Top of Task data

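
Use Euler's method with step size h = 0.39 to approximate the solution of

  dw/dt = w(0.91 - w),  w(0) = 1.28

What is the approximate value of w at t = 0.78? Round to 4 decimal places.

Euler: w_{n+1} = w_n + h·f(t_n, w_n).
t=0.000000, w=1.280000: f=-0.473600 → w ← 1.280000 + 0.39·(-0.473600) = 1.095296
t=0.390000, w=1.095296: f=-0.202954 → w ← 1.095296 + 0.39·(-0.202954) = 1.016144
w(0.78) ≈ 1.0161

1.0161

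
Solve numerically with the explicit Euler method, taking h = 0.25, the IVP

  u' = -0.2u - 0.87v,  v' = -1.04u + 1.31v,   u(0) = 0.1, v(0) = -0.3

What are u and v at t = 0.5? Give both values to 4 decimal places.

Euler on (u,v): u_{n+1} = u_n + h·u', v_{n+1} = v_n + h·v'.
0.000000: (0.100000, -0.300000); f=(0.241000, -0.497000) → (0.160250, -0.424250)
0.250000: (0.160250, -0.424250); f=(0.337047, -0.722428) → (0.244512, -0.604857)
(u(0.5), v(0.5)) ≈ (0.2445, -0.6049)

0.2445, -0.6049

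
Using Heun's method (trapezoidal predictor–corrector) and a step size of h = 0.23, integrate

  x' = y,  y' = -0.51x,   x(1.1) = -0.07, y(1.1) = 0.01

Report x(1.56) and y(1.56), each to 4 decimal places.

Heun on (x,y): k1 = f(s_n, state_n); k2 = f(s_n + h, state_n + h·k1); state_{n+1} = state_n + (h/2)·(k1 + k2).
1.100000: (-0.070000, 0.010000)
  k1 = (0.010000, 0.035700)
  predictor → (-0.067700, 0.018211)
  k2 = (0.018211, 0.034527)
  → (-0.066756, 0.018076)
1.330000: (-0.066756, 0.018076)
  k1 = (0.018076, 0.034045)
  predictor → (-0.062598, 0.025907)
  k2 = (0.025907, 0.031925)
  → (-0.061698, 0.025663)
(x(1.56), y(1.56)) ≈ (-0.0617, 0.0257)

-0.0617, 0.0257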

Bottom of Task data

Work to be completed: Once you have read the records above, output each of them verbatim.

Task answer:
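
Use Euler's method with step size h = 0.39 to approximate the solution of

  dw/dt = w(0.91 - w),  w(0) = 1.28

What is the approximate value of w at t = 0.78? Round to 4 decimal places.

Euler: w_{n+1} = w_n + h·f(t_n, w_n).
t=0.000000, w=1.280000: f=-0.473600 → w ← 1.280000 + 0.39·(-0.473600) = 1.095296
t=0.390000, w=1.095296: f=-0.202954 → w ← 1.095296 + 0.39·(-0.202954) = 1.016144
w(0.78) ≈ 1.0161

1.0161

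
Solve numerically with the explicit Euler method, taking h = 0.25, the IVP

  u' = -0.2u - 0.87v,  v' = -1.04u + 1.31v,   u(0) = 0.1, v(0) = -0.3

What are u and v at t = 0.5? Give both values to 4 decimal places.

Euler on (u,v): u_{n+1} = u_n + h·u', v_{n+1} = v_n + h·v'.
0.000000: (0.100000, -0.300000); f=(0.241000, -0.497000) → (0.160250, -0.424250)
0.250000: (0.160250, -0.424250); f=(0.337047, -0.722428) → (0.244512, -0.604857)
(u(0.5), v(0.5)) ≈ (0.2445, -0.6049)

0.2445, -0.6049

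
Using Heun's method (trapezoidal predictor–corrector) and a step size of h = 0.23, integrate

  x' = y,  y' = -0.51x,   x(1.1) = -0.07, y(1.1) = 0.01

Report x(1.56) and y(1.56), each to 4 decimal places.

Heun on (x,y): k1 = f(s_n, state_n); k2 = f(s_n + h, state_n + h·k1); state_{n+1} = state_n + (h/2)·(k1 + k2).
1.100000: (-0.070000, 0.010000)
  k1 = (0.010000, 0.035700)
  predictor → (-0.067700, 0.018211)
  k2 = (0.018211, 0.034527)
  → (-0.066756, 0.018076)
1.330000: (-0.066756, 0.018076)
  k1 = (0.018076, 0.034045)
  predictor → (-0.062598, 0.025907)
  k2 = (0.025907, 0.031925)
  → (-0.061698, 0.025663)
(x(1.56), y(1.56)) ≈ (-0.0617, 0.0257)

-0.0617, 0.0257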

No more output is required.